| Saved entries |
───

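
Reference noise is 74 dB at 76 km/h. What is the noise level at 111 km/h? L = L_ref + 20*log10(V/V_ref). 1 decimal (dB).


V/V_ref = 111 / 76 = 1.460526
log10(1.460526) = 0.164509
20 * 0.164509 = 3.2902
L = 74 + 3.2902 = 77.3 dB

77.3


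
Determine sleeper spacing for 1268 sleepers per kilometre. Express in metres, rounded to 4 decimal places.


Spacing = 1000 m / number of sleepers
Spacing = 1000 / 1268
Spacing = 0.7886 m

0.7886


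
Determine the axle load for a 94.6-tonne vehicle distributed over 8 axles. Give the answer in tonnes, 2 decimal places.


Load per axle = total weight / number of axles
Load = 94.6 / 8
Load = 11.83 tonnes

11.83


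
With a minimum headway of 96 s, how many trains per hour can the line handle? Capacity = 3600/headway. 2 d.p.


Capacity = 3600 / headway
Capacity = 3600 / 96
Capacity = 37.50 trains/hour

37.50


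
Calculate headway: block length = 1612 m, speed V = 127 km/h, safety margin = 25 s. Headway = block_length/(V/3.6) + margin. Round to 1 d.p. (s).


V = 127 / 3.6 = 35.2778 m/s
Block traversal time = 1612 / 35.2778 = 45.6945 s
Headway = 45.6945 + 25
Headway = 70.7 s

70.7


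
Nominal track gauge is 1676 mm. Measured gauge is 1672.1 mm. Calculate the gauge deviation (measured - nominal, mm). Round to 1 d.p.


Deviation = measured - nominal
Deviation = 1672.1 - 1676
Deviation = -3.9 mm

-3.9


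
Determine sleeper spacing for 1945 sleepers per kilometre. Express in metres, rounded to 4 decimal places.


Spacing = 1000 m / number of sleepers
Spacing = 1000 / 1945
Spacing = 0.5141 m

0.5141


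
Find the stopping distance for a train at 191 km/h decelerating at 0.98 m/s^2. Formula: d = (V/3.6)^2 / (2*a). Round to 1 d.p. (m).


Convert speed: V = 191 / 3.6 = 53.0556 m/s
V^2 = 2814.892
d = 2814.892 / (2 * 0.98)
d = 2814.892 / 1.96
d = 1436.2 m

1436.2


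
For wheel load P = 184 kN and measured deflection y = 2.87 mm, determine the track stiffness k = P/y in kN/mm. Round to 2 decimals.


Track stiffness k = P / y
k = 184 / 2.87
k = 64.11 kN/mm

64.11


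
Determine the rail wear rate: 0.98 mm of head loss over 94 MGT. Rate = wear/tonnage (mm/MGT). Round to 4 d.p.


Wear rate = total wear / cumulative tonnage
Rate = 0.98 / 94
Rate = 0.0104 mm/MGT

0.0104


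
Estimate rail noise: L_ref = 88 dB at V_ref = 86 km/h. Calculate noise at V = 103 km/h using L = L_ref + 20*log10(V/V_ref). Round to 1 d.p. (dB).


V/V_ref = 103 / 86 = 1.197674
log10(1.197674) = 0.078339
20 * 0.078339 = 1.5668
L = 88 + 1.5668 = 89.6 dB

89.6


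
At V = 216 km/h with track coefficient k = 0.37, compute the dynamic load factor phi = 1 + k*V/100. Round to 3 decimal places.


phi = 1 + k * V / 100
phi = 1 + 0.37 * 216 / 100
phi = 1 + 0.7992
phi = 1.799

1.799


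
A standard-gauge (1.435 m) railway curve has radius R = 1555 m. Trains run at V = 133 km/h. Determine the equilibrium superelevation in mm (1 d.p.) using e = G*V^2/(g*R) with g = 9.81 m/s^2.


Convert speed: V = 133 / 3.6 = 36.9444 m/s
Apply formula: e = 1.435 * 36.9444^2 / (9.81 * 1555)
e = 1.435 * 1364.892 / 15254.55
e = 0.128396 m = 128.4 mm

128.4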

───

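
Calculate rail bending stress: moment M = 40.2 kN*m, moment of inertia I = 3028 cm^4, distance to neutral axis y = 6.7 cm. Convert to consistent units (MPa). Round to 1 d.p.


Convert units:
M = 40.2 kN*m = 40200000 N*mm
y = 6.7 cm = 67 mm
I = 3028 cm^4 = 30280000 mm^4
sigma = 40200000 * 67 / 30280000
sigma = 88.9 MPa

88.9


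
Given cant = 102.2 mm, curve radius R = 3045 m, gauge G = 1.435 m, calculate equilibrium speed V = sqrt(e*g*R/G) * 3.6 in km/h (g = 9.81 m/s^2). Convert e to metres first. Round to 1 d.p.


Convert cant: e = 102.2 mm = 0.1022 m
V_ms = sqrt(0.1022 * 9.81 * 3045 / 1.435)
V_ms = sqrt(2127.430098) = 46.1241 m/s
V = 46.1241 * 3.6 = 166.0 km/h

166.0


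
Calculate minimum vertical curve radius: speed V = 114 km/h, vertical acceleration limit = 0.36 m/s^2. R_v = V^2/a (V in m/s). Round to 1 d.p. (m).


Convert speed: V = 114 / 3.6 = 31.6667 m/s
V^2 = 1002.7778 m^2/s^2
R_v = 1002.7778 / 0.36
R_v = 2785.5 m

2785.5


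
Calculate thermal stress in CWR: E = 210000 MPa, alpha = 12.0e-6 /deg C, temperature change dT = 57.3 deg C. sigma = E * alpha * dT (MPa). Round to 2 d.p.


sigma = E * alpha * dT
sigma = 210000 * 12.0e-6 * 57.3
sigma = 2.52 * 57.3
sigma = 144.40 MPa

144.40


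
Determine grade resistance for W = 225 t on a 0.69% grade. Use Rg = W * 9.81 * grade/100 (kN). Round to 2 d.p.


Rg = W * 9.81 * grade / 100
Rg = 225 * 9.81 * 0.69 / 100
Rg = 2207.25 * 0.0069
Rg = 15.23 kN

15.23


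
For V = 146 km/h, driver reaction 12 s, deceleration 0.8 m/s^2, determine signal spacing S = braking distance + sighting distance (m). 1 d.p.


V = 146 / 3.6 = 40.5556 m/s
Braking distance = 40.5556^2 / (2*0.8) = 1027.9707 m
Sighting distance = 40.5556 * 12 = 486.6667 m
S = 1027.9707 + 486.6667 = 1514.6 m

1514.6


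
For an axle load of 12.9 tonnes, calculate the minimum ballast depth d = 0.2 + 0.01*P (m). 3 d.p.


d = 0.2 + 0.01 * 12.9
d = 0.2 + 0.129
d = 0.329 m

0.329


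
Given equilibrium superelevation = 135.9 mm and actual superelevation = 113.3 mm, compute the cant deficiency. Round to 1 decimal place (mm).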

───

The range runs from the line above containing "Given cant = 102.2" to the line containing "Given equilibrium superelevation", inclusive. Restate those lines word for word and no others.

| Problem solution |
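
Given cant = 102.2 mm, curve radius R = 3045 m, gauge G = 1.435 m, calculate equilibrium speed V = sqrt(e*g*R/G) * 3.6 in km/h (g = 9.81 m/s^2). Convert e to metres first. Round to 1 d.p.


Convert cant: e = 102.2 mm = 0.1022 m
V_ms = sqrt(0.1022 * 9.81 * 3045 / 1.435)
V_ms = sqrt(2127.430098) = 46.1241 m/s
V = 46.1241 * 3.6 = 166.0 km/h

166.0


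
Calculate minimum vertical curve radius: speed V = 114 km/h, vertical acceleration limit = 0.36 m/s^2. R_v = V^2/a (V in m/s). Round to 1 d.p. (m).


Convert speed: V = 114 / 3.6 = 31.6667 m/s
V^2 = 1002.7778 m^2/s^2
R_v = 1002.7778 / 0.36
R_v = 2785.5 m

2785.5


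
Calculate thermal stress in CWR: E = 210000 MPa, alpha = 12.0e-6 /deg C, temperature change dT = 57.3 deg C. sigma = E * alpha * dT (MPa). Round to 2 d.p.


sigma = E * alpha * dT
sigma = 210000 * 12.0e-6 * 57.3
sigma = 2.52 * 57.3
sigma = 144.40 MPa

144.40


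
Determine grade resistance for W = 225 t on a 0.69% grade. Use Rg = W * 9.81 * grade/100 (kN). Round to 2 d.p.


Rg = W * 9.81 * grade / 100
Rg = 225 * 9.81 * 0.69 / 100
Rg = 2207.25 * 0.0069
Rg = 15.23 kN

15.23


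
For V = 146 km/h, driver reaction 12 s, deceleration 0.8 m/s^2, determine signal spacing S = braking distance + sighting distance (m). 1 d.p.


V = 146 / 3.6 = 40.5556 m/s
Braking distance = 40.5556^2 / (2*0.8) = 1027.9707 m
Sighting distance = 40.5556 * 12 = 486.6667 m
S = 1027.9707 + 486.6667 = 1514.6 m

1514.6


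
For an axle load of 12.9 tonnes, calculate the minimum ballast depth d = 0.2 + 0.01*P (m). 3 d.p.


d = 0.2 + 0.01 * 12.9
d = 0.2 + 0.129
d = 0.329 m

0.329


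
Given equilibrium superelevation = 135.9 mm and actual superelevation = 113.3 mm, compute the cant deficiency. Round to 1 decimal place (mm).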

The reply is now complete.